---------- SUPPLIED ENTRIES

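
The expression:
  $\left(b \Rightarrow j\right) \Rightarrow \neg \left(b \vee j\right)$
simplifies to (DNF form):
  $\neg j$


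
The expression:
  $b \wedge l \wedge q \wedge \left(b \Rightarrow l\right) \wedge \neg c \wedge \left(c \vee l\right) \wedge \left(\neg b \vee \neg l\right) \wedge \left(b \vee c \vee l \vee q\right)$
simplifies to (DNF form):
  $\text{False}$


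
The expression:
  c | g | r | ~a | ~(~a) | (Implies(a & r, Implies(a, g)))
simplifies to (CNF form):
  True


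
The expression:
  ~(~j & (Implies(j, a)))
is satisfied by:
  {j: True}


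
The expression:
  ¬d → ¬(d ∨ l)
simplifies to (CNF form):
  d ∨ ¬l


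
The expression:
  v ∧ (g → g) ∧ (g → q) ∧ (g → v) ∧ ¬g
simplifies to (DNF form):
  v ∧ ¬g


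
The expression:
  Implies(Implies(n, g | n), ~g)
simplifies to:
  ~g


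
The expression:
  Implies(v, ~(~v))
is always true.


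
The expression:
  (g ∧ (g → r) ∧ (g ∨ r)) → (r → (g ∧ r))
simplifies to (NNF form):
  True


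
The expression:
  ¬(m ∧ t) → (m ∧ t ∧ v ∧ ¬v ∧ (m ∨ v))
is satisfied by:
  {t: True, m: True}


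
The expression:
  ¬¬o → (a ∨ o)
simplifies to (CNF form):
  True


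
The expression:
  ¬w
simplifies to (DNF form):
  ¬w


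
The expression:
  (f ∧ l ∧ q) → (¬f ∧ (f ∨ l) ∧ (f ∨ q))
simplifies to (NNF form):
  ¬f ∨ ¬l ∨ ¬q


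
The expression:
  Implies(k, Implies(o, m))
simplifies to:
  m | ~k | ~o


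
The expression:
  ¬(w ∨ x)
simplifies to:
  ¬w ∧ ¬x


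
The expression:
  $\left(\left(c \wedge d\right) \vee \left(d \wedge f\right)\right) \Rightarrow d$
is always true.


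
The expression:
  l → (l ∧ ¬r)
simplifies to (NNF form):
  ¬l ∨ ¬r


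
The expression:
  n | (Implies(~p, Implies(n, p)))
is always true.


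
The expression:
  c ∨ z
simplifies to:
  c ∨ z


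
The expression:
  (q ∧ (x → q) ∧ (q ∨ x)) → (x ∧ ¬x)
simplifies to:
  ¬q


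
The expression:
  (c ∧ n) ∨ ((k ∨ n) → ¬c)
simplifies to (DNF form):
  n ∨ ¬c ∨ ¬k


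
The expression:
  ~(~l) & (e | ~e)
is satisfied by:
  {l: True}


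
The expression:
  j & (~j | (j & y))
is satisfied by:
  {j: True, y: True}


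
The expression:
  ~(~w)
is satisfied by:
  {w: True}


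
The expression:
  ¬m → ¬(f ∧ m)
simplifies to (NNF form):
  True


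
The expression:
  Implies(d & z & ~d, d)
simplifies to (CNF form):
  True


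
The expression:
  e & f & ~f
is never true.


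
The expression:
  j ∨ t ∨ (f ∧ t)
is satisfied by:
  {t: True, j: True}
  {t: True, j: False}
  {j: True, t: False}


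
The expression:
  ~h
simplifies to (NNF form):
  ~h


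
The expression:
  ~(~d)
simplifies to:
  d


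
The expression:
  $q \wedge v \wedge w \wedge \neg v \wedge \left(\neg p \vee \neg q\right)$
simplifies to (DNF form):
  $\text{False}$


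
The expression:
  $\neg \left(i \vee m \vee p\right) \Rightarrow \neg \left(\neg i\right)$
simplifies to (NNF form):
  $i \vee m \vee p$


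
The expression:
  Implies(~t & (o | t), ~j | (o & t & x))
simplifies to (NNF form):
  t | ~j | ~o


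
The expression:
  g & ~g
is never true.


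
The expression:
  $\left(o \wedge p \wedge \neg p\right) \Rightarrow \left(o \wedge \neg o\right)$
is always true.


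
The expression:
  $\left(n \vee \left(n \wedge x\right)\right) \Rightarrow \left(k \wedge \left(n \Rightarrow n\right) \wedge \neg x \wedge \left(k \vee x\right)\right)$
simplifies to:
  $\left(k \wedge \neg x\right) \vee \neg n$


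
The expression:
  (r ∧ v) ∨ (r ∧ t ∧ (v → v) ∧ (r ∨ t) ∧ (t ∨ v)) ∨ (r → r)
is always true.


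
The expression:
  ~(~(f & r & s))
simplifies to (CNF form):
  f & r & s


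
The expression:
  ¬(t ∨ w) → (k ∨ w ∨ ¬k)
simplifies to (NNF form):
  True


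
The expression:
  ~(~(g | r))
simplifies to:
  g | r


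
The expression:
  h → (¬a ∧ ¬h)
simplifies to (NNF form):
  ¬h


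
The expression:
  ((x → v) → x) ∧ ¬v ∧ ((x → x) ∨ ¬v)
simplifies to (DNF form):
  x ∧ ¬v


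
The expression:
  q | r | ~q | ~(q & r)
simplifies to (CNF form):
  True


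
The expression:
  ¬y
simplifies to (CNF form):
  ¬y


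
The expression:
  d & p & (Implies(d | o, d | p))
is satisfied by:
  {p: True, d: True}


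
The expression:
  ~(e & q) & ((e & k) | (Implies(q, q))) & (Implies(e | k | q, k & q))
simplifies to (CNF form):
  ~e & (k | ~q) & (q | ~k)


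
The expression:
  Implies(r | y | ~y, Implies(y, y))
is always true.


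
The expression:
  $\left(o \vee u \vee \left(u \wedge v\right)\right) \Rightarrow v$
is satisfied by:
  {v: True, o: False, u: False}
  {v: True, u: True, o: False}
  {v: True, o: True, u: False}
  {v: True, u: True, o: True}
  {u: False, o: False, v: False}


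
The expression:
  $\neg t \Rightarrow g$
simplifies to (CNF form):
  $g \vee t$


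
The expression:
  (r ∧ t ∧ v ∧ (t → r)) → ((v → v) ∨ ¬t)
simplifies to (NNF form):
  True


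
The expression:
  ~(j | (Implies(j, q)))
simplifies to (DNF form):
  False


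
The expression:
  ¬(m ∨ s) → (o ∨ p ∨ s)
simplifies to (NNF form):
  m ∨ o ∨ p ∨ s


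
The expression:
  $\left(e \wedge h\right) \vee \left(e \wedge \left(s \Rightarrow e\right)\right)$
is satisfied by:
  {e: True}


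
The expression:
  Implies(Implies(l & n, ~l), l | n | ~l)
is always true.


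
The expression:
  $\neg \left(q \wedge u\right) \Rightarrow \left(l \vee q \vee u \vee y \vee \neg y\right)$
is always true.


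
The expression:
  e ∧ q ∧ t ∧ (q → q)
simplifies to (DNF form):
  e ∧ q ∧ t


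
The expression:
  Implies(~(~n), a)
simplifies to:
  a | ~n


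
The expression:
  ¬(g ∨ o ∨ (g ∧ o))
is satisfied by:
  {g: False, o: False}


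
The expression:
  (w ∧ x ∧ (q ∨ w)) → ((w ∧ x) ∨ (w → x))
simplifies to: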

--------------------
---------- SUPPLIED ENTRIES

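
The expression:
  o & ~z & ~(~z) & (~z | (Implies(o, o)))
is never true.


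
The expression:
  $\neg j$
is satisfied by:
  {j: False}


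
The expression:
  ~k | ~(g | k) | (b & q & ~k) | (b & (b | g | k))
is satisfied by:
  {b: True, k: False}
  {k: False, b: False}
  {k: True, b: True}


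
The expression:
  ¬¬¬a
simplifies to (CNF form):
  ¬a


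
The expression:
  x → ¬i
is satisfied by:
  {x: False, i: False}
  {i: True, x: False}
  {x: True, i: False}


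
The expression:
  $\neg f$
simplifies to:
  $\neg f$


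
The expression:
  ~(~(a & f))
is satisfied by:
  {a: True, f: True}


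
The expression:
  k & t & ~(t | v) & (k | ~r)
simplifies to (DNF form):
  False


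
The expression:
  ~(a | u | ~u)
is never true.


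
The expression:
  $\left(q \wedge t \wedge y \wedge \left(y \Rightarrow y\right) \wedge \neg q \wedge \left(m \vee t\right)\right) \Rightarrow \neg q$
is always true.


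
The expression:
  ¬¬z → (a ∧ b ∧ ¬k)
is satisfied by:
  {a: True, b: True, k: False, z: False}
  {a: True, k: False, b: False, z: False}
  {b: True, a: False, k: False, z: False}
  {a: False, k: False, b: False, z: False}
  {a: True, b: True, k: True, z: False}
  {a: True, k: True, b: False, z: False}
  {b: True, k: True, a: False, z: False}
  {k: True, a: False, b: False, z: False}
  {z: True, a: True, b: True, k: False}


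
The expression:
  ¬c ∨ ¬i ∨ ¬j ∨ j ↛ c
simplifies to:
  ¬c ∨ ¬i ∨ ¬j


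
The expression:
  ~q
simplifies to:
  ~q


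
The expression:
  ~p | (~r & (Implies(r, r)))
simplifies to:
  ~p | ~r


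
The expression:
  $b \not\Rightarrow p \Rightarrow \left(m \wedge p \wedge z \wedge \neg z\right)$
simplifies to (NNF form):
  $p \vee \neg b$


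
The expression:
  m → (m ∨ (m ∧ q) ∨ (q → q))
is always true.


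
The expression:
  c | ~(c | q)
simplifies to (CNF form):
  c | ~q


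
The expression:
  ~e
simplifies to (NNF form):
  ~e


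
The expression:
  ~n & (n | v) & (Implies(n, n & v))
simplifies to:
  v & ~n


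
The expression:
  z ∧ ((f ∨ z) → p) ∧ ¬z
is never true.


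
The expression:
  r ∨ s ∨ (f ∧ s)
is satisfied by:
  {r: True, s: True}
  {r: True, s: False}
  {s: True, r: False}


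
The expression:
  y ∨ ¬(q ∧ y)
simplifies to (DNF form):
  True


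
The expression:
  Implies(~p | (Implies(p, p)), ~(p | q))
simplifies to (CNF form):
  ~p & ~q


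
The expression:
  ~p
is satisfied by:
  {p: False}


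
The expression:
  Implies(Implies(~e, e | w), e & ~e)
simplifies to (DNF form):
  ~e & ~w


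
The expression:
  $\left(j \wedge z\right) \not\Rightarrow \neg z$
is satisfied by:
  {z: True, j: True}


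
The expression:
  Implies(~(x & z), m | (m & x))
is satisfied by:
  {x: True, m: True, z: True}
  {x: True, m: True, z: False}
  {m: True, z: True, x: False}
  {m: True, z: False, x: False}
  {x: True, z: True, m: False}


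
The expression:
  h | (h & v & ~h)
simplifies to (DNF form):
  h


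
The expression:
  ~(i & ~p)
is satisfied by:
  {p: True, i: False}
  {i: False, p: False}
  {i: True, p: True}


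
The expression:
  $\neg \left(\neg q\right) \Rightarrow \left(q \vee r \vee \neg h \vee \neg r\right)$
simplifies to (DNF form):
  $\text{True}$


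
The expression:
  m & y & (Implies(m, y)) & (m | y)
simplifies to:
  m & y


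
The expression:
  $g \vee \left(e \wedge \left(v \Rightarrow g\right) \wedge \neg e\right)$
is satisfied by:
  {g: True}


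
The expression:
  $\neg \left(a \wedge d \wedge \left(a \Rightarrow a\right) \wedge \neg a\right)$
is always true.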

--------------------

-- WHAT IS NEEDED --
An exact copy of the lines above between the line holding "((x → v) → x) ∧ ¬v ∧ ((x → x) ∨ ¬v)" and the line holding "v\right)\right) \Rightarrow v$", inclusive, is the whole answer.

-- EXERCISE RESPONSE --
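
  ((x → v) → x) ∧ ¬v ∧ ((x → x) ∨ ¬v)
simplifies to (DNF form):
  x ∧ ¬v


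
The expression:
  q | r | ~q | ~(q & r)
simplifies to (CNF form):
  True


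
The expression:
  ¬y
simplifies to (CNF form):
  ¬y


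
The expression:
  d & p & (Implies(d | o, d | p))
is satisfied by:
  {p: True, d: True}


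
The expression:
  ~(e & q) & ((e & k) | (Implies(q, q))) & (Implies(e | k | q, k & q))
simplifies to (CNF form):
  ~e & (k | ~q) & (q | ~k)


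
The expression:
  Implies(r | y | ~y, Implies(y, y))
is always true.


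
The expression:
  $\left(o \vee u \vee \left(u \wedge v\right)\right) \Rightarrow v$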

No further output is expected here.